::: Supplied data

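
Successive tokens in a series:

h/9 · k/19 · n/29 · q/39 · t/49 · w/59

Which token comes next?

z/69

Letter goes h, k, n, q, t, w → z (letters move forward 3 places in the alphabet).
Second component goes 9, 19, 29, 39, 49, 59 → 69 (+10 each step).
Putting it together: z/69.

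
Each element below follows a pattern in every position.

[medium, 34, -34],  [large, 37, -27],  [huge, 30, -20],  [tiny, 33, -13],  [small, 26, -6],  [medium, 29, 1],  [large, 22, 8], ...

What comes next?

Size — repeats medium → large → huge → tiny → small: medium, large, huge, tiny, small, medium, large → huge.
Second entry goes 34, 37, 30, 33, 26, 29, 22 → 25 (alternating steps +3, −7, +3, −7, …).
For the third entry, +7 each step: -34, -27, -20, -13, -6, 1, 8 → 15.
So the next element is [huge, 25, 15].

[huge, 25, 15]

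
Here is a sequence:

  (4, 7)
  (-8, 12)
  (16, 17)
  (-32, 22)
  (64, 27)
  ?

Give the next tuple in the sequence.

First value: ×(-2) each step, so 4, -8, 16, -32, 64 → -128.
Second value: 7, 12, 17, 22, 27 → 32 (+5 each step).
Putting it together: (-128, 32).

(-128, 32)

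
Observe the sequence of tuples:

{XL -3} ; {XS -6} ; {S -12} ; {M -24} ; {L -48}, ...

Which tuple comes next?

Size: runs through clothing sizes XS→XL, so XL, XS, S, M, L → XL.
Second slot — ×2 each step: -3, -6, -12, -24, -48 → -96.
So the next tuple is {XL -96}.

{XL -96}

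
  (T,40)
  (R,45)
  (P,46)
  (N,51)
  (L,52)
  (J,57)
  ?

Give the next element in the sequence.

Letter — letters move back 2 places in the alphabet: T, R, P, N, L, J → H.
Second slot — alternating steps +5, +1, +5, +1, …: 40, 45, 46, 51, 52, 57 → 58.
Putting it together: (H,58).

(H,58)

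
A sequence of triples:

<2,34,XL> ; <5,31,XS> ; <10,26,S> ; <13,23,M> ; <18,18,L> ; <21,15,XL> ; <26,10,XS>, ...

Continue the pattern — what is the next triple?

<29,7,S>

First component goes 2, 5, 10, 13, 18, 21, 26 → 29 (alternating steps +3, +5, +3, +5, …).
Second component: together with the first component always sums to 36, so 34, 31, 26, 23, 18, 15, 10 → 7.
For the size, repeats XL → XS → S → M → L: XL, XS, S, M, L, XL, XS → S.
So the next triple is <29,7,S>.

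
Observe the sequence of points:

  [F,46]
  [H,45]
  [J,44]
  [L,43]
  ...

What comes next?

[N,42]

For the letter, letters move forward 2 places in the alphabet: F, H, J, L → N.
For the second value, −1 each step: 46, 45, 44, 43 → 42.
Putting it together: [N,42].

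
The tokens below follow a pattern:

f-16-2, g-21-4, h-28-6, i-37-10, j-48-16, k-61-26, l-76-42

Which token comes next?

Letter goes f, g, h, i, j, k, l → m (letters move forward 1 place in the alphabet).
For the second component, differences are 5, 7, 9, … (increasing by 2 each time): 16, 21, 28, 37, 48, 61, 76 → 93.
Third component: each term is the sum of the two before it; 2, 4, 6, 10, 16, 26, 42 → 68.
Putting it together: m-93-68.

m-93-68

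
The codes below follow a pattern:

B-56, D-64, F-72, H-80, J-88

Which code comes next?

L-96

Letter: letters move forward 2 places in the alphabet, so B, D, F, H, J → L.
Second component: +8 each step; 56, 64, 72, 80, 88 → 96.
Combining the parts gives L-96.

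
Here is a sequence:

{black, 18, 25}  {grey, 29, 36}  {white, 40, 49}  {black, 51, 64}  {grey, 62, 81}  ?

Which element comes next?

Shade — repeats black → grey → white: black, grey, white, black, grey → white.
Second coordinate: +11 each step; 18, 29, 40, 51, 62 → 73.
Third coordinate: perfect squares: 5², 6², 7², …; 25, 36, 49, 64, 81 → 100.
Putting it together: {white, 73, 100}.

{white, 73, 100}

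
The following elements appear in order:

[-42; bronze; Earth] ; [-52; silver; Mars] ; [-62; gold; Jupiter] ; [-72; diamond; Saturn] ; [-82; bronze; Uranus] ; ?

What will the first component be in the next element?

-92

First component: −10 each step, so -42, -52, -62, -72, -82 → -92.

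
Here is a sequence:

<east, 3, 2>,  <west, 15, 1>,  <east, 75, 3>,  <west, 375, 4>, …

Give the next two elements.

<east, 1875, 7>, <west, 9375, 11>

For the direction, alternates east ↔ west: east, west, east, west → east → west.
For the second value, ×5 each step: 3, 15, 75, 375 → 1875 → 9375.
Third value goes 2, 1, 3, 4 → 7 → 11 (each term is the sum of the two before it).
So the next two elements are <east, 1875, 7> and <west, 9375, 11>.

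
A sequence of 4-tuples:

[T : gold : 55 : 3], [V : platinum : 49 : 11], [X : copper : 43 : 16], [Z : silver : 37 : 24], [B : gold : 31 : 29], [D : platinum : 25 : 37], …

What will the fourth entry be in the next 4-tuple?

For the letter, letters move forward 2 places in the alphabet, wrapping Z→A: T, V, X, Z, B, D → F.
Metal — repeats gold → platinum → copper → silver: gold, platinum, copper, silver, gold, platinum → copper.
For the third entry, −6 each step: 55, 49, 43, 37, 31, 25 → 19.
Fourth entry: alternating steps +8, +5, +8, +5, …, so 3, 11, 16, 24, 29, 37 → 42.

42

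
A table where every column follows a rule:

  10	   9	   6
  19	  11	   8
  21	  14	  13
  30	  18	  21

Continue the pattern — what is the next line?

For the first component, alternating steps +9, +2, +9, +2, …: 10, 19, 21, 30 → 32.
For the second component, differences are 2, 3, 4, … (increasing by 1 each time): 9, 11, 14, 18 → 23.
Third component: differences are 2, 5, 8, … (increasing by 3 each time), so 6, 8, 13, 21 → 32.
So the next line is 32  23  32.

32  23  32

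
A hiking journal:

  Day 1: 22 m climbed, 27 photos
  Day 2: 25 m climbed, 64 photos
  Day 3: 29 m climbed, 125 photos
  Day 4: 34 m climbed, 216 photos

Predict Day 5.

M climbed goes 22, 25, 29, 34 → 40 (differences are 3, 4, 5, … (increasing by 1 each time)).
Photos: perfect cubes: 3³, 4³, 5³, …, so 27, 64, 125, 216 → 343.
So the next row is 40 m climbed, 343 photos.

40 m climbed, 343 photos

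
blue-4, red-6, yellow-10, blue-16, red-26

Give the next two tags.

yellow-42, blue-68

Colour goes blue, red, yellow, blue, red → yellow → blue (repeats blue → red → yellow).
Second component: each term is the sum of the two before it; 4, 6, 10, 16, 26 → 42 → 68.
So the next two tags are yellow-42 and blue-68.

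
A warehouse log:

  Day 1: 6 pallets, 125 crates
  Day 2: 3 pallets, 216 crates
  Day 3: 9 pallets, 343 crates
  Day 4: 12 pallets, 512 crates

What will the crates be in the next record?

729

Crates: 125, 216, 343, 512 → 729 (perfect cubes: 5³, 6³, 7³, …).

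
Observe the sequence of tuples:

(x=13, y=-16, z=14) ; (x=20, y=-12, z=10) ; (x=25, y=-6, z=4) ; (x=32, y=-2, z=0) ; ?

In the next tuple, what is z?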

::::::

§ **Task goal**:
Your task is to set down again, exactly, every line from the beginning of the listing through the line with "[large, 22, 8], ...".

§ **Result below**:
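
Successive tokens in a series:

h/9 · k/19 · n/29 · q/39 · t/49 · w/59

Which token comes next?

z/69

Letter goes h, k, n, q, t, w → z (letters move forward 3 places in the alphabet).
Second component goes 9, 19, 29, 39, 49, 59 → 69 (+10 each step).
Putting it together: z/69.

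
Each element below follows a pattern in every position.

[medium, 34, -34],  [large, 37, -27],  [huge, 30, -20],  [tiny, 33, -13],  [small, 26, -6],  [medium, 29, 1],  [large, 22, 8], ...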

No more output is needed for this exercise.